- ASSIGNED TASK:
Among the lines of the data below, count those that hold the word "allele". Answer with the number alone.

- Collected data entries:
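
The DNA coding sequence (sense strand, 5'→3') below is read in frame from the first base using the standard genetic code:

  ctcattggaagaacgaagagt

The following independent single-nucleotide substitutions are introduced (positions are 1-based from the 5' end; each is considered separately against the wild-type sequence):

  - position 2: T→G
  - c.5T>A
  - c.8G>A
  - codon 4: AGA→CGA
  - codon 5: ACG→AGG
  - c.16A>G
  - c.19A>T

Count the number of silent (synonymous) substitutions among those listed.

1

Codon 1: CTC (Leu) → CGC (Arg) — missense.
Codon 2: ATT (Ile) → AAT (Asn) — missense.
Codon 3: GGA (Gly) → GAA (Glu) — missense.
Codon 4: AGA (Arg) → CGA (Arg) — synonymous.
Codon 5: ACG (Thr) → AGG (Arg) — missense.
Codon 6: AAG (Lys) → GAG (Glu) — missense.
Codon 7: AGT (Ser) → TGT (Cys) — missense.
Synonymous: 1 of 7.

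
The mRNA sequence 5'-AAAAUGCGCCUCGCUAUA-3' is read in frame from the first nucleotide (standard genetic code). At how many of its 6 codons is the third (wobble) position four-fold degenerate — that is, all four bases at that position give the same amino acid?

Codon 1 AAA (Lys): third position 2-fold.
Codon 2 AUG (Met): third position 1-fold.
Codon 3 CGC (Arg): third position 4-fold.
Codon 4 CUC (Leu): third position 4-fold.
Codon 5 GCU (Ala): third position 4-fold.
Codon 6 AUA (Ile): third position 3-fold.
Four-fold degenerate third positions: 3.

3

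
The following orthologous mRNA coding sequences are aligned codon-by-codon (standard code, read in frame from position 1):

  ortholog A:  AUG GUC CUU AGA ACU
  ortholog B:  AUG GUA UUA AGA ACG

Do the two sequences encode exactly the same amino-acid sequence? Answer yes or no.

Codon 1: AUG Met / AUG Met — identical.
Codon 2: GUC Val / GUA Val — synonymous.
Codon 3: CUU Leu / UUA Leu — synonymous.
Codon 4: AGA Arg / AGA Arg — identical.
Codon 5: ACU Thr / ACG Thr — synonymous.
Nonsynonymous differences: 0 → same protein.

yes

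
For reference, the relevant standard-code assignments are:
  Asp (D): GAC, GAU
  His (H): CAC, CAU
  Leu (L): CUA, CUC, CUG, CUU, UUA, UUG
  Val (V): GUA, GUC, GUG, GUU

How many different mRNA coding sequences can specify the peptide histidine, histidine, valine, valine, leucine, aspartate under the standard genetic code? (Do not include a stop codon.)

His: 2 codons.
His: 2 codons.
Val: 4 codons.
Val: 4 codons.
Leu: 6 codons.
Asp: 2 codons.
2 × 2 × 4 × 4 × 6 × 2 = 768.

768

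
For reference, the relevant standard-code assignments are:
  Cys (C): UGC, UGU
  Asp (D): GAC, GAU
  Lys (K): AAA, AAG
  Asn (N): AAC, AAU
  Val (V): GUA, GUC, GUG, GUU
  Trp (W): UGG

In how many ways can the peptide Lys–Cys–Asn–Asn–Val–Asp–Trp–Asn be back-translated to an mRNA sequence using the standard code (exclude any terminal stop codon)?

256

Lys: 2 codons.
Cys: 2 codons.
Asn: 2 codons.
Asn: 2 codons.
Val: 4 codons.
Asp: 2 codons.
Trp: 1 codon.
Asn: 2 codons.
2 × 2 × 2 × 2 × 4 × 2 × 1 × 2 = 256.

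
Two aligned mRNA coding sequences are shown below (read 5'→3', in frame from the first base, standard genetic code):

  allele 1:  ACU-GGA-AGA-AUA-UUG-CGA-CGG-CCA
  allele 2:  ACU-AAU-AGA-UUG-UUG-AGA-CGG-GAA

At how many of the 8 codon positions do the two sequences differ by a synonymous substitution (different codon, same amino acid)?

Codon 1: ACU Thr / ACU Thr — identical.
Codon 2: GGA Gly / AAU Asn — nonsynonymous.
Codon 3: AGA Arg / AGA Arg — identical.
Codon 4: AUA Ile / UUG Leu — nonsynonymous.
Codon 5: UUG Leu / UUG Leu — identical.
Codon 6: CGA Arg / AGA Arg — synonymous.
Codon 7: CGG Arg / CGG Arg — identical.
Codon 8: CCA Pro / GAA Glu — nonsynonymous.
Synonymous differences: 1.

1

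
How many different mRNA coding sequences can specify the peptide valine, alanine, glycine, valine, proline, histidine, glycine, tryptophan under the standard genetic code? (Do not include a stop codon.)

Val: 4 codons.
Ala: 4 codons.
Gly: 4 codons.
Val: 4 codons.
Pro: 4 codons.
His: 2 codons.
Gly: 4 codons.
Trp: 1 codon.
4 × 4 × 4 × 4 × 4 × 2 × 4 × 1 = 8192.

8192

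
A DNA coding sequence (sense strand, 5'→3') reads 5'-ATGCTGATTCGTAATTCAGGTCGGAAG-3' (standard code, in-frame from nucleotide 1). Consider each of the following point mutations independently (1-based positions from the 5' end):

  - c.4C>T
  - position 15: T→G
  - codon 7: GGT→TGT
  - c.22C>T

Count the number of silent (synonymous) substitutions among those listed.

1

Codon 2: CTG (Leu) → TTG (Leu) — synonymous.
Codon 5: AAT (Asn) → AAG (Lys) — missense.
Codon 7: GGT (Gly) → TGT (Cys) — missense.
Codon 8: CGG (Arg) → TGG (Trp) — missense.
Synonymous: 1 of 4.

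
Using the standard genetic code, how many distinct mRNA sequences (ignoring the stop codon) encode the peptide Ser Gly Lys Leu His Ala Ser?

13824

Ser: 6 codons.
Gly: 4 codons.
Lys: 2 codons.
Leu: 6 codons.
His: 2 codons.
Ala: 4 codons.
Ser: 6 codons.
6 × 4 × 2 × 6 × 2 × 4 × 6 = 13824.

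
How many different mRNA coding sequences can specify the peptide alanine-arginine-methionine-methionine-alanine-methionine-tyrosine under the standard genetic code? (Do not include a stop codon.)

192

Ala: 4 codons.
Arg: 6 codons.
Met: 1 codon.
Met: 1 codon.
Ala: 4 codons.
Met: 1 codon.
Tyr: 2 codons.
4 × 6 × 1 × 1 × 4 × 1 × 2 = 192.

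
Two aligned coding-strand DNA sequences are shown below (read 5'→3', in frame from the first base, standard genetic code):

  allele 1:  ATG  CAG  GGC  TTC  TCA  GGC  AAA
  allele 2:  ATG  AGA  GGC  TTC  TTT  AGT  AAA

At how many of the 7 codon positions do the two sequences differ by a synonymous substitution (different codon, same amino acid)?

0

Codon 1: ATG Met / ATG Met — identical.
Codon 2: CAG Gln / AGA Arg — nonsynonymous.
Codon 3: GGC Gly / GGC Gly — identical.
Codon 4: TTC Phe / TTC Phe — identical.
Codon 5: TCA Ser / TTT Phe — nonsynonymous.
Codon 6: GGC Gly / AGT Ser — nonsynonymous.
Codon 7: AAA Lys / AAA Lys — identical.
Synonymous differences: 0.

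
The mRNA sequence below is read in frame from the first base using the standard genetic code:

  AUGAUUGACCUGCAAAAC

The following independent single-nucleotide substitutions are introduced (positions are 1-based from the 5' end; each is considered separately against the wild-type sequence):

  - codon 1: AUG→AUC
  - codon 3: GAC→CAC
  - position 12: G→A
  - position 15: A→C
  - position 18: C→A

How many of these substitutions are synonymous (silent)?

1

Codon 1: AUG (Met) → AUC (Ile) — missense.
Codon 3: GAC (Asp) → CAC (His) — missense.
Codon 4: CUG (Leu) → CUA (Leu) — synonymous.
Codon 5: CAA (Gln) → CAC (His) — missense.
Codon 6: AAC (Asn) → AAA (Lys) — missense.
Synonymous: 1 of 5.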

- EXERCISE RESPONSE:
4